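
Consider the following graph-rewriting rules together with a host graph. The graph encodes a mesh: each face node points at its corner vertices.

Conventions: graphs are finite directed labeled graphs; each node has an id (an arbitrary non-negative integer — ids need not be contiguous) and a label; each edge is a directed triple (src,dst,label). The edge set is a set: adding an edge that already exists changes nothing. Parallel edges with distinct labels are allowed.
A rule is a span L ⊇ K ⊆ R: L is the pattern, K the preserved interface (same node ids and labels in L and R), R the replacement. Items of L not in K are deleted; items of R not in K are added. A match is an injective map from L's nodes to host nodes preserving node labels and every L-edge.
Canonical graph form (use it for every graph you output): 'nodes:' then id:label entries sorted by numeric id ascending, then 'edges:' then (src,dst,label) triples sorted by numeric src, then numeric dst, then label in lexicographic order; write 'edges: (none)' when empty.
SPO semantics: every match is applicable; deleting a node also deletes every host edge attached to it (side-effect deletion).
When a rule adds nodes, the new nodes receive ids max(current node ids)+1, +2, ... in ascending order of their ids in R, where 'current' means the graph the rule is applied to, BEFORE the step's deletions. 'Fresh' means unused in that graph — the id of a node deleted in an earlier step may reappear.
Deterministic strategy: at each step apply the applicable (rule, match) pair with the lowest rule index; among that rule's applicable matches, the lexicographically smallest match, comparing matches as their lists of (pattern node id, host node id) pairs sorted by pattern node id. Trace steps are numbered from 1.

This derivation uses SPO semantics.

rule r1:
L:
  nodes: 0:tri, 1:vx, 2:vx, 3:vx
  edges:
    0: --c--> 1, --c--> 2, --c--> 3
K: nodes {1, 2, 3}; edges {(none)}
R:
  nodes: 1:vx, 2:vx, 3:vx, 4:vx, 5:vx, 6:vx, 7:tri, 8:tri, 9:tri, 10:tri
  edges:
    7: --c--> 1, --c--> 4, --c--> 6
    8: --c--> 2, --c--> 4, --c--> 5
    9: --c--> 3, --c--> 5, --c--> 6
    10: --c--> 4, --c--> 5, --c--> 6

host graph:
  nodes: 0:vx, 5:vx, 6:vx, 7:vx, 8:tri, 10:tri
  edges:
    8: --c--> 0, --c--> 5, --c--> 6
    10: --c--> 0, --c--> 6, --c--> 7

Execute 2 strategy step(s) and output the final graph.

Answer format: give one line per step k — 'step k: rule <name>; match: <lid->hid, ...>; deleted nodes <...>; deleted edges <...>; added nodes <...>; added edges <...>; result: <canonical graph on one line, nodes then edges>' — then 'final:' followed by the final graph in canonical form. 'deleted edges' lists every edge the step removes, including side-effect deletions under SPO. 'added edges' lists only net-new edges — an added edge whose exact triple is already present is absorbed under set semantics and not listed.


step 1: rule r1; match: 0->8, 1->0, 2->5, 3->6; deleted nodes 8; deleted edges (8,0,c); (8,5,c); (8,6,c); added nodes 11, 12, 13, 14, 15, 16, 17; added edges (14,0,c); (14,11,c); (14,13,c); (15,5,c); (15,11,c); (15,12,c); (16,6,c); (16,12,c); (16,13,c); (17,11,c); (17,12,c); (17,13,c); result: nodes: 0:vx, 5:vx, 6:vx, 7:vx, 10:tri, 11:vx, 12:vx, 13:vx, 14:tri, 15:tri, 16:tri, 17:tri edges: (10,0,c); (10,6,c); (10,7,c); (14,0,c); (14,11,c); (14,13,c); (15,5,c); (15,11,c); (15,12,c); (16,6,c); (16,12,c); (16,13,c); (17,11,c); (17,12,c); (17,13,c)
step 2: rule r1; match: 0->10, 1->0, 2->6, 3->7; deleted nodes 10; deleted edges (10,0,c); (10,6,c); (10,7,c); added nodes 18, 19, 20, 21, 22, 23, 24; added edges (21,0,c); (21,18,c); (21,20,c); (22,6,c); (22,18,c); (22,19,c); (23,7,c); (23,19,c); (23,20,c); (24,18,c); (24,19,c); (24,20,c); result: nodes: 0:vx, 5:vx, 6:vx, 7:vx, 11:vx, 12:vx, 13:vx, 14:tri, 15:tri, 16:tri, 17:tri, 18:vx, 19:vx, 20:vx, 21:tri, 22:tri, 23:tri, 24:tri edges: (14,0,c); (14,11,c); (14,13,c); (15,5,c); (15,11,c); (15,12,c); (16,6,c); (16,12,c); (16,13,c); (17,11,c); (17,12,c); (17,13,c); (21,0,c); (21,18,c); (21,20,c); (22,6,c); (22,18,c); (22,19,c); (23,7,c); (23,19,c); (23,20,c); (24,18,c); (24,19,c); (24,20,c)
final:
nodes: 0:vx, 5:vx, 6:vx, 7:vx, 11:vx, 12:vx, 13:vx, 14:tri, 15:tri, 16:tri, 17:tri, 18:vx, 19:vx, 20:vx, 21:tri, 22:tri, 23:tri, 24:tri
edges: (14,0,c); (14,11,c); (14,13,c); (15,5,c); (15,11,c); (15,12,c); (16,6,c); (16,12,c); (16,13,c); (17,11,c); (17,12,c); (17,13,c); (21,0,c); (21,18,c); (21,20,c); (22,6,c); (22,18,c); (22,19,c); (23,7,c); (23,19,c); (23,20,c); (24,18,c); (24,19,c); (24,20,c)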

EXERCISE DESCRIPTION » Repeat word for word the lines above that run from the line containing "A rule is a" through the line containing "Canonical graph form", both ends included, and nothing else.

YOUR SOLUTION »
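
A rule is a span L ⊇ K ⊆ R: L is the pattern, K the preserved interface (same node ids and labels in L and R), R the replacement. Items of L not in K are deleted; items of R not in K are added. A match is an injective map from L's nodes to host nodes preserving node labels and every L-edge.
Canonical graph form (use it for every graph you output): 'nodes:' then id:label entries sorted by numeric id ascending, then 'edges:' then (src,dst,label) triples sorted by numeric src, then numeric dst, then label in lexicographic order; write 'edges: (none)' when empty.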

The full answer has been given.